What to work on —
The records follow. Print, word for word, the first line through the "Here d = 344." line.

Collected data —
──────────────────────────────

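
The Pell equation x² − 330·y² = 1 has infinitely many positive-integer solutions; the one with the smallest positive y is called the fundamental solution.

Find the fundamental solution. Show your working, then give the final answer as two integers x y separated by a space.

√330 = [18; 6,36, …], period ℓ=2 (even) → k=1
k=0  a_k=18  p_k/q_k = 18/1
k=1  a_k=6  p_k/q_k = 109/6
→ (109, 6).  Check: 109²=11881, 330·6²=11880, difference 1.

109 6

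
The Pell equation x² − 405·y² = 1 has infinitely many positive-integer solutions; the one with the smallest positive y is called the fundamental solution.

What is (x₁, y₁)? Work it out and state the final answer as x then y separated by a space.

√405 = [20; 8,40, …], period ℓ=2 (even) → k=1
k=0  a_k=20  p_k/q_k = 20/1
k=1  a_k=8  p_k/q_k = 161/8
→ (161, 8).  Check: 161²=25921, 405·8²=25920, difference 1.

161 8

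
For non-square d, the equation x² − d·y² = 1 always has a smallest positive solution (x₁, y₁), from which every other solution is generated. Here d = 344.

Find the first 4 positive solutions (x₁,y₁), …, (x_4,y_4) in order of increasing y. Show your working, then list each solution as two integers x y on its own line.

√344 = [18; 1,1,4,1,3,1,4,1,1,36, …], period ℓ=10 (even) → k=9
step 0: (18, 1)  from 18·(1,0) + (0,1)
step 1: (19, 1)  from 1·(18,1) + (1,0)
step 2: (37, 2)  from 1·(19,1) + (18,1)
…
step 7: (4711, 254)  from 4·(983,53) + (779,42)
step 8: (5694, 307)  from 1·(4711,254) + (983,53)
step 9: (10405, 561)  from 1·(5694,307) + (4711,254)
fundamental: x₁=10405, y₁=561  (since 108264025 − 344·314721 = 1)
n=2: (10405,561)∘(10405,561) = (10405·10405+344·561·561, 10405·561+561·10405) = (216528049,11674410)
n=3: (216528049,11674410)∘(10405,561) = (10405·216528049+344·561·11674410, 10405·11674410+561·216528049) = (4505948689285,242944471539)
n=4: (4505948689285,242944471539)∘(10405,561) = (10405·4505948689285+344·561·242944471539, 10405·242944471539+561·4505948689285) = (93768792007492801,5055674441052180)

10405 561
216528049 11674410
4505948689285 242944471539
93768792007492801 5055674441052180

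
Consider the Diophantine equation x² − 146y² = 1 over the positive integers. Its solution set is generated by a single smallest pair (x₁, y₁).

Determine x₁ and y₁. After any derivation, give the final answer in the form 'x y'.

d=146: √d = [12; 12,24] (ℓ=2, even), read p_1/q_1
step 0: (12, 1)  from 12·(1,0) + (0,1)
step 1: (145, 12)  from 12·(12,1) + (1,0)
→ (145, 12).  Check: 145²=21025, 146·12²=21024, difference 1.

145 12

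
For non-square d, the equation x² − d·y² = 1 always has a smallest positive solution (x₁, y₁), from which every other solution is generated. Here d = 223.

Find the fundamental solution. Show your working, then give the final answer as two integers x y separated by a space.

224 15

d=223: √d = [14; 1,13,1,28] (ℓ=4, even), read p_3/q_3
step 0: (14, 1)  from 14·(1,0) + (0,1)
step 1: (15, 1)  from 1·(14,1) + (1,0)
step 2: (209, 14)  from 13·(15,1) + (14,1)
step 3: (224, 15)  from 1·(209,14) + (15,1)
(x₁, y₁) = (224, 15);  224² − 223·15² = 1 ✓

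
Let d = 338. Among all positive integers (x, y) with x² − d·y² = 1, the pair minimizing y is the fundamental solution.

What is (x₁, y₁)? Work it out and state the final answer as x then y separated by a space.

d=338: √d = [18; 2,1,1,2,36] (ℓ=5, odd), read p_9/q_9
i=0: a=18 ⇒ p=18, q=1
i=1: a=2 ⇒ p=37, q=2
i=2: a=1 ⇒ p=55, q=3
i=3: a=1 ⇒ p=92, q=5
i=4: a=2 ⇒ p=239, q=13
…
i=6: a=2 ⇒ p=17631, q=959
i=7: a=1 ⇒ p=26327, q=1432
i=8: a=1 ⇒ p=43958, q=2391
i=9: a=2 ⇒ p=114243, q=6214
fundamental: x₁=114243, y₁=6214  (since 13051463049 − 338·38613796 = 1)

114243 6214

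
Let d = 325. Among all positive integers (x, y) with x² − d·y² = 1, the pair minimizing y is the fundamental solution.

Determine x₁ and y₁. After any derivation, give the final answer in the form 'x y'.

√325 = [18; 36, …], period ℓ=1 (odd) → k=1
step 0: (18, 1)  from 18·(1,0) + (0,1)
step 1: (649, 36)  from 36·(18,1) + (1,0)
fundamental: x₁=649, y₁=36  (since 421201 − 325·1296 = 1)

649 36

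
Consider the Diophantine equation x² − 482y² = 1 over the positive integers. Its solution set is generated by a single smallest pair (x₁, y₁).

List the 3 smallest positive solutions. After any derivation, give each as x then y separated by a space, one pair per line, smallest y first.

483 22
466577 21252
450712899 20529410

d=482: √d = [21; 1,20,1,42] (ℓ=4, even), read p_3/q_3
i=0: a=21 ⇒ p=21, q=1
i=1: a=1 ⇒ p=22, q=1
i=2: a=20 ⇒ p=461, q=21
i=3: a=1 ⇒ p=483, q=22
→ (483, 22).  Check: 483²=233289, 482·22²=233288, difference 1.
k=2:  x_2 = 483·483+482·22·22 = 466577,  y_2 = 483·22+22·483 = 21252
k=3:  x_3 = 483·466577+482·22·21252 = 450712899,  y_3 = 483·21252+22·466577 = 20529410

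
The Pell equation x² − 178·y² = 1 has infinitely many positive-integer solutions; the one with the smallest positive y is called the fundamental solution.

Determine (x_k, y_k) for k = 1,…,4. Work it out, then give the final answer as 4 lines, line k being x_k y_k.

√178 = [13; 2,1,12,1,2,26, …], period ℓ=6 (even) → k=5
step 0: (13, 1)  from 13·(1,0) + (0,1)
…
step 4: (547, 41)  from 1·(507,38) + (40,3)
step 5: (1601, 120)  from 2·(547,41) + (507,38)
→ (1601, 120).  Check: 1601²=2563201, 178·120²=2563200, difference 1.
n=2: (1601,120)∘(1601,120) = (1601·1601+178·120·120, 1601·120+120·1601) = (5126401,384240)
n=3: (5126401,384240)∘(1601,120) = (1601·5126401+178·120·384240, 1601·384240+120·5126401) = (16414734401,1230336360)
n=4: (16414734401,1230336360)∘(1601,120) = (1601·16414734401+178·120·1230336360, 1601·1230336360+120·16414734401) = (52559974425601,3939536640480)

1601 120
5126401 384240
16414734401 1230336360
52559974425601 3939536640480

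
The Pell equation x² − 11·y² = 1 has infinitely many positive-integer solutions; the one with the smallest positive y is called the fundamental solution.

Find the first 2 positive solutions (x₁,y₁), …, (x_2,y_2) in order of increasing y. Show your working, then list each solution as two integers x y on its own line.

√11 → a₀=3, period (3,6); ℓ=2 even so k=1
i=0: a=3 ⇒ p=3, q=1
i=1: a=3 ⇒ p=10, q=3
fundamental: x₁=10, y₁=3  (since 100 − 11·9 = 1)
n=2: (10,3)∘(10,3) = (10·10+11·3·3, 10·3+3·10) = (199,60)

10 3
199 60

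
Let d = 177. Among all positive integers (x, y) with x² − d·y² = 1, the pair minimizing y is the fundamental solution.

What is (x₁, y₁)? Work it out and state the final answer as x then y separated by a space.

62423 4692

[13; 3,3,2,8,2,3,3,26] for √177; ℓ=8 ⇒ convergent index 7
i=0: a=13 ⇒ p=13, q=1
i=1: a=3 ⇒ p=40, q=3
…
i=3: a=2 ⇒ p=306, q=23
i=4: a=8 ⇒ p=2581, q=194
i=5: a=2 ⇒ p=5468, q=411
i=6: a=3 ⇒ p=18985, q=1427
i=7: a=3 ⇒ p=62423, q=4692
fundamental: x₁=62423, y₁=4692  (since 3896630929 − 177·22014864 = 1)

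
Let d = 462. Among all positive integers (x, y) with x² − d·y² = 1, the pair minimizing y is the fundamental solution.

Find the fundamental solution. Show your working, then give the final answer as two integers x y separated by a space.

√462 = [21; 2,42, …], period ℓ=2 (even) → k=1
step 0: (21, 1)  from 21·(1,0) + (0,1)
step 1: (43, 2)  from 2·(21,1) + (1,0)
(x₁, y₁) = (43, 2);  43² − 462·2² = 1 ✓

43 2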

──────────────────────────────

Answer to the exercise —
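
The Pell equation x² − 330·y² = 1 has infinitely many positive-integer solutions; the one with the smallest positive y is called the fundamental solution.

Find the fundamental solution. Show your working, then give the final answer as two integers x y separated by a space.

√330 = [18; 6,36, …], period ℓ=2 (even) → k=1
k=0  a_k=18  p_k/q_k = 18/1
k=1  a_k=6  p_k/q_k = 109/6
→ (109, 6).  Check: 109²=11881, 330·6²=11880, difference 1.

109 6

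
The Pell equation x² − 405·y² = 1 has infinitely many positive-integer solutions; the one with the smallest positive y is called the fundamental solution.

What is (x₁, y₁)? Work it out and state the final answer as x then y separated by a space.

√405 = [20; 8,40, …], period ℓ=2 (even) → k=1
k=0  a_k=20  p_k/q_k = 20/1
k=1  a_k=8  p_k/q_k = 161/8
→ (161, 8).  Check: 161²=25921, 405·8²=25920, difference 1.

161 8

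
For non-square d, the equation x² − d·y² = 1 always has a smallest positive solution (x₁, y₁), from which every other solution is generated. Here d = 344.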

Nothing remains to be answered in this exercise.